THE TASK - For this exercise, output the line containing "the word VACUUM?" and every line after it through the end of the records, exactly, and no other line.

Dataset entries
- Opening Delimiter -

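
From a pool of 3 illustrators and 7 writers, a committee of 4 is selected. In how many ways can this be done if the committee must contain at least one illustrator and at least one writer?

175

Total 4-person selections from all 10: C(10,4) = 210.
Selections missing a whole group: no illustrators → C(7,4) = 35; no writers → C(3,4) = 0.
Both groups omitted at once is impossible, so 210 − 35 = 175.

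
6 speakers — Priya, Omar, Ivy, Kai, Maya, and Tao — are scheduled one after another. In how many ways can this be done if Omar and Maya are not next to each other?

There are 6! = 720 arrangements in all. If Omar and Maya are adjacent, merging them into one block gives 2·(5)! = 240 arrangements.
So 720 − 240 = 480 arrangements keep them apart.

480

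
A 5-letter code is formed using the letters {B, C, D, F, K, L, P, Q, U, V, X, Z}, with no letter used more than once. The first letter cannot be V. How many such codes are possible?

The first letter has 12−1 = 11 choices (anything except V).
The remaining 4 letters are filled from the other 11 symbols without repetition: 11 × 10 × 9 × 8 = 7920.
Total: 11 × 7920 = 87120.

87120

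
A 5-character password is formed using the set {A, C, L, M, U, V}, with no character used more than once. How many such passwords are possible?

Choose and order 5 of the 6 symbols: the first character has 6 options, the next 5, and so on down to 2.
That product is 6 × 5 × 4 × 3 × 2 = 720.

720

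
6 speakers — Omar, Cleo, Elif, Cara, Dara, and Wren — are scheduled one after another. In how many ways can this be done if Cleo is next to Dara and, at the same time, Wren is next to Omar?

96

Treat {Cleo,Dara} as one block (2 orders) and {Wren,Omar} as another (2 orders).
That leaves 4 units to arrange: 2 × 2 × 4! = 4 × 24 = 96.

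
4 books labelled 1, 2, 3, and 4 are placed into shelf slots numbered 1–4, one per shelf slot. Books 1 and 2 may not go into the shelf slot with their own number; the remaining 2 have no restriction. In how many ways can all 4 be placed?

Let Aᵢ (for i ∈ {1, 2}) be the placements that put book i in its forbidden shelf slot. Any j of these fix j positions, leaving (4−j)! ways to fill the rest, and there are C(2,j) ways to pick which j.
By inclusion–exclusion, the number of valid placements is Σ_{j=0}^{2} (−1)^j C(2,j)·(4−j)!.
Computing: 24 − 12 + 2 = 14.

14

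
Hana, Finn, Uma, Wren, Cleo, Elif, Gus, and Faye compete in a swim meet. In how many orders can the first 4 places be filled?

1680

There are 8 choices for 1st place, 7 for 2nd, and so on down to 5 for position 4.
That gives 8 × 7 × 6 × 5 = 1680.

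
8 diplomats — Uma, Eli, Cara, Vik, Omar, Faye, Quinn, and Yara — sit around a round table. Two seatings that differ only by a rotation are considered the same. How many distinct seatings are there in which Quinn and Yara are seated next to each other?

1440

Treat {Quinn, Yara} as one unit (2 internal orders) and seat the resulting 7 units around the table: (6)! circular arrangements.
So 2 × (6)! = 2 × 720 = 1440.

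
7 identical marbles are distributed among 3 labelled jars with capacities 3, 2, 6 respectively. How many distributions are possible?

11

By stars and bars, unrestricted non-negative solutions to x_1+…+x_3 = 7 number C(7+2,2) = 36.
Subtract solutions that violate a single cap (substitute x_i' = x_i − (cap_i+1)): x_1 ≥ 4 gives C(5,2) = 10; x_2 ≥ 3 gives C(6,2) = 15; x_3 ≥ 7 gives C(2,2) = 1. Together 26.
Add back pairs where two caps are both exceeded: 1 + 0 + 0 = 1.
By inclusion–exclusion the count is 36 − 26 + 1 = 11.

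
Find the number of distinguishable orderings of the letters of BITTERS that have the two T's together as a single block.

Treat the 2 copies of T as a single block. The multiset to arrange is then {TT, B, E, I, R, S}, 6 items in all.
All 6 items are distinct, so there are (6)! = 720 arrangements.

720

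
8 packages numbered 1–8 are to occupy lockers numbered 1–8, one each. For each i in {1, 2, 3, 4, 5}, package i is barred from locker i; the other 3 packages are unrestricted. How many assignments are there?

Let Aᵢ (for 1 ≤ i ≤ 5) be the placements that put package i in its forbidden locker. Any j of these fix j positions, leaving (8−j)! ways to fill the rest, and there are C(5,j) ways to pick which j.
By inclusion–exclusion, the number of valid placements is Σ_{j=0}^{5} (−1)^j C(5,j)·(8−j)!.
Computing: 40320 − 25200 + 7200 − 1200 + 120 − 6 = 21234.

21234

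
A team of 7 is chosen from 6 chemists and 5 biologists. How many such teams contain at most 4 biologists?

315

Split by how many biologists are chosen (0 through 4).
Sum: C(5,0)·C(6,7) + C(5,1)·C(6,6) + C(5,2)·C(6,5) + C(5,3)·C(6,4) + C(5,4)·C(6,3) = 0 + 5 + 60 + 150 + 100 = 315.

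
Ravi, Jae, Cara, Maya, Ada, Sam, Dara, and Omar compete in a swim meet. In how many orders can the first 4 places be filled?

1680

This is an ordered selection of 4 from 8: P(8,4).
That gives 8 × 7 × 6 × 5 = 1680.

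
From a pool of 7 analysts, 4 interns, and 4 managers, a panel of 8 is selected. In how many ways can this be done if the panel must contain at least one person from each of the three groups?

6104

Unrestricted: C(15,8) = 6435 ways to pick any 8 of the 15.
Selections missing a whole group: no analysts → C(8,8) = 1; no interns → C(11,8) = 165; no managers → C(11,8) = 165.
Add back selections omitting two groups (i.e. drawn from a single group): C(7,8) + C(4,8) + C(4,8) = 0.
By inclusion–exclusion: 6435 − 331 + 0 = 6104.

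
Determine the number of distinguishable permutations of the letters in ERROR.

20

Letter multiplicities in ERROR: E×1, O×1, R×3.
Dividing 5! = 120 by 3! = 6 for the repeated letters gives 20.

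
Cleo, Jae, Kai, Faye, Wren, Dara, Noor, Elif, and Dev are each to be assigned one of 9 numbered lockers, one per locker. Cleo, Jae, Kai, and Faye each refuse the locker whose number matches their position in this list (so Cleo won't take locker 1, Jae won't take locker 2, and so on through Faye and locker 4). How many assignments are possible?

Let Aᵢ (for 1 ≤ i ≤ 4) be the placements that put person i in their forbidden locker. Any j of these fix j positions, leaving (9−j)! ways to fill the rest, and there are C(4,j) ways to pick which j.
By inclusion–exclusion, the number of valid placements is Σ_{j=0}^{4} (−1)^j C(4,j)·(9−j)!.
Computing: 362880 − 161280 + 30240 − 2880 + 120 = 229080.

229080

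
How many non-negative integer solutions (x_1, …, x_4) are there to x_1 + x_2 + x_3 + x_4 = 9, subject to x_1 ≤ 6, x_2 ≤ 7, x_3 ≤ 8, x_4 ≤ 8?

204

Ignoring the caps, the number of non-negative solutions to x_1+…+x_4 = 9 is C(12,3) = 220.
Subtract solutions that violate a single cap (substitute x_i' = x_i − (cap_i+1)): x_1 ≥ 7 gives C(5,3) = 10; x_2 ≥ 8 gives C(4,3) = 4; x_3 ≥ 9 gives C(3,3) = 1; x_4 ≥ 9 gives C(3,3) = 1. Together 16.
No two caps can be exceeded simultaneously, so the pair terms are all 0.
By inclusion–exclusion the count is 220 − 16 + 0 = 204.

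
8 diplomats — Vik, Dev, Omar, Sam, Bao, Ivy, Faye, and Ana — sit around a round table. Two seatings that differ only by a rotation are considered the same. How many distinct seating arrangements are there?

Fix one person's seat to break rotational symmetry; the remaining 7 people can be arranged in (7)! = 5040 ways.

5040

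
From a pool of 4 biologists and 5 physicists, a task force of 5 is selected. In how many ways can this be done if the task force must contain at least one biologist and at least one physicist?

With no constraint there are C(9,5) = 126 possible selections.
Selections missing a whole group: no biologists → C(5,5) = 1; no physicists → C(4,5) = 0.
Both groups omitted at once is impossible, so 126 − 1 = 125.

125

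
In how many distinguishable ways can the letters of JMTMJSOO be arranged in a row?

Letter multiplicities in JMTMJSOO: J×2, M×2, O×2, S×1, T×1.
The number of distinct arrangements is 8!/(2!·2!·2!) = 40320/8 = 5040.

5040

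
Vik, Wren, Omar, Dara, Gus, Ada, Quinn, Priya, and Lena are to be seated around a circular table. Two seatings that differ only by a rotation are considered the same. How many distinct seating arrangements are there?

Fix one person's seat to break rotational symmetry; the remaining 8 people can be arranged in (8)! = 40320 ways.

40320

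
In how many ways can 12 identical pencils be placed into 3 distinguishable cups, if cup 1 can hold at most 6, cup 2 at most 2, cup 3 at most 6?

Ignoring the caps, the number of non-negative solutions to x_1+…+x_3 = 12 is C(14,2) = 91.
Subtract solutions that violate a single cap (substitute x_i' = x_i − (cap_i+1)): x_1 ≥ 7 gives C(7,2) = 21; x_2 ≥ 3 gives C(11,2) = 55; x_3 ≥ 7 gives C(7,2) = 21. Together 97.
Add back pairs where two caps are both exceeded: 6 + 0 + 6 = 12.
By inclusion–exclusion the count is 91 − 97 + 12 = 6.

6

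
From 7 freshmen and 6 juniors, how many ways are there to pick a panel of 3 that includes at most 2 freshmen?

251

Split by how many freshmen are chosen (0 through 2).
Sum: C(7,0)·C(6,3) + C(7,1)·C(6,2) + C(7,2)·C(6,1) = 20 + 105 + 126 = 251.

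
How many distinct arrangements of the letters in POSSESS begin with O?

Fix O in the first position and arrange the remaining 6 letters.
Those 6 letters have S appearing 4 times, giving (6)!/(4!) = 30.

30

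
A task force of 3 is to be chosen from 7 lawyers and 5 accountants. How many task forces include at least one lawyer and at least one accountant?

Total 3-person selections from all 12: C(12,3) = 220.
Subtract selections that omit an entire group: no lawyers → C(5,3) = 10; no accountants → C(7,3) = 35.
Both groups omitted at once is impossible, so 220 − 45 = 175.

175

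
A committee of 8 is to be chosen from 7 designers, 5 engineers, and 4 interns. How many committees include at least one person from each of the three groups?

12201

With no constraint there are C(16,8) = 12870 possible selections.
Subtract selections that omit an entire group: no designers → C(9,8) = 9; no engineers → C(11,8) = 165; no interns → C(12,8) = 495.
Add back selections omitting two groups (i.e. drawn from a single group): C(7,8) + C(5,8) + C(4,8) = 0.
By inclusion–exclusion: 12870 − 669 + 0 = 12201.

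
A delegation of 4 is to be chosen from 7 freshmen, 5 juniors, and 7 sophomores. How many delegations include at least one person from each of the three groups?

With no constraint there are C(19,4) = 3876 possible selections.
Subtract selections that omit an entire group: no freshmen → C(12,4) = 495; no juniors → C(14,4) = 1001; no sophomores → C(12,4) = 495.
Add back selections omitting two groups (i.e. drawn from a single group): C(7,4) + C(5,4) + C(7,4) = 75.
By inclusion–exclusion: 3876 − 1991 + 75 = 1960.

1960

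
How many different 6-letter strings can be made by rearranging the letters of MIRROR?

120

Letter multiplicities in MIRROR: I×1, M×1, O×1, R×3.
The number of distinct arrangements is 6!/(3!) = 720/6 = 120.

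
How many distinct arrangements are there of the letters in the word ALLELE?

The 6 letters of ALLELE have repeats: E appearing twice and L appearing 3 times.
The number of distinct arrangements is 6!/(3!·2!) = 720/12 = 60.

60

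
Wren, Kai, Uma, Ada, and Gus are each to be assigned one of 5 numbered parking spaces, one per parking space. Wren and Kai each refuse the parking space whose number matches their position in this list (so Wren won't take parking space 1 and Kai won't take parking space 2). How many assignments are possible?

78

Let Aᵢ (for i ∈ {1, 2}) be the placements that put person i in their forbidden parking space. Any j of these fix j positions, leaving (5−j)! ways to fill the rest, and there are C(2,j) ways to pick which j.
By inclusion–exclusion, the number of valid placements is Σ_{j=0}^{2} (−1)^j C(2,j)·(5−j)!.
Computing: 120 − 48 + 6 = 78.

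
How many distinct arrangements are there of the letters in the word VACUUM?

The 6 letters of VACUUM have repeats: U appearing twice.
So there are 6! / (2!) = 360 distinguishable arrangements.

360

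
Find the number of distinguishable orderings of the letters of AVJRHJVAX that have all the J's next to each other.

Treat the 2 copies of J as a single block. The multiset to arrange is then {JJ, A, A, H, R, V, V, X}, 8 items in all.
That gives (8)!/(2!·2!) = 10080 arrangements.

10080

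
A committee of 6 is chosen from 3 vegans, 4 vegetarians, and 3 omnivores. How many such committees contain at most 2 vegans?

Split by how many vegans are chosen (0 through 2).
Sum: C(3,0)·C(7,6) + C(3,1)·C(7,5) + C(3,2)·C(7,4) = 7 + 63 + 105 = 175.

175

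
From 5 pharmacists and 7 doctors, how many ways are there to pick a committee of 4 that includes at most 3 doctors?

Split by how many doctors are chosen (0 through 3).
Sum: C(7,0)·C(5,4) + C(7,1)·C(5,3) + C(7,2)·C(5,2) + C(7,3)·C(5,1) = 5 + 70 + 210 + 175 = 460.

460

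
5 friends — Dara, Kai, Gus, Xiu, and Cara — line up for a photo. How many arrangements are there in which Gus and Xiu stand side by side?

Treat {Gus, Xiu} as a single unit. There are 4 units to order, and the pair itself can be ordered 2 ways.
That gives 2 × 4! = 2 × 24 = 48.

48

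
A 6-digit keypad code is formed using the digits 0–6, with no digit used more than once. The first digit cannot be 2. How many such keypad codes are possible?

The first digit has 7−1 = 6 choices (anything except 2).
The remaining 5 digits are filled from the other 6 symbols without repetition: 6 × 5 × 4 × 3 × 2 = 720.
Total: 6 × 720 = 4320.

4320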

- Closing Delimiter -

RESULT BELOW -
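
How many distinct arrangements are there of the letters in the word VACUUM?

The 6 letters of VACUUM have repeats: U appearing twice.
So there are 6! / (2!) = 360 distinguishable arrangements.

360

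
Find the number of distinguishable orderings of the letters of AVJRHJVAX that have all the J's next to each other.

Treat the 2 copies of J as a single block. The multiset to arrange is then {JJ, A, A, H, R, V, V, X}, 8 items in all.
That gives (8)!/(2!·2!) = 10080 arrangements.

10080

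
A committee of 6 is chosen from 3 vegans, 4 vegetarians, and 3 omnivores. How many such committees contain at most 2 vegans?

Split by how many vegans are chosen (0 through 2).
Sum: C(3,0)·C(7,6) + C(3,1)·C(7,5) + C(3,2)·C(7,4) = 7 + 63 + 105 = 175.

175

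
From 5 pharmacists and 7 doctors, how many ways are there to pick a committee of 4 that includes at most 3 doctors?

Split by how many doctors are chosen (0 through 3).
Sum: C(7,0)·C(5,4) + C(7,1)·C(5,3) + C(7,2)·C(5,2) + C(7,3)·C(5,1) = 5 + 70 + 210 + 175 = 460.

460

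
5 friends — Dara, Kai, Gus, Xiu, and Cara — line up for a photo. How many arrangements are there in which Gus and Xiu stand side by side?

Treat {Gus, Xiu} as a single unit. There are 4 units to order, and the pair itself can be ordered 2 ways.
That gives 2 × 4! = 2 × 24 = 48.

48

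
A 6-digit keypad code is formed using the digits 0–6, with no digit used more than once. The first digit cannot be 2. How many such keypad codes are possible?

The first digit has 7−1 = 6 choices (anything except 2).
The remaining 5 digits are filled from the other 6 symbols without repetition: 6 × 5 × 4 × 3 × 2 = 720.
Total: 6 × 720 = 4320.

4320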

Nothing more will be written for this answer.